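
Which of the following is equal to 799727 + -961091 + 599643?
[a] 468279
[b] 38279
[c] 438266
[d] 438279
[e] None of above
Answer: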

**Description of the task**
Set down the records again without altering a word.

**Solution to this task**
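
Which of the following is equal to 799727 + -961091 + 599643?
[a] 468279
[b] 38279
[c] 438266
[d] 438279
[e] None of above
Answer: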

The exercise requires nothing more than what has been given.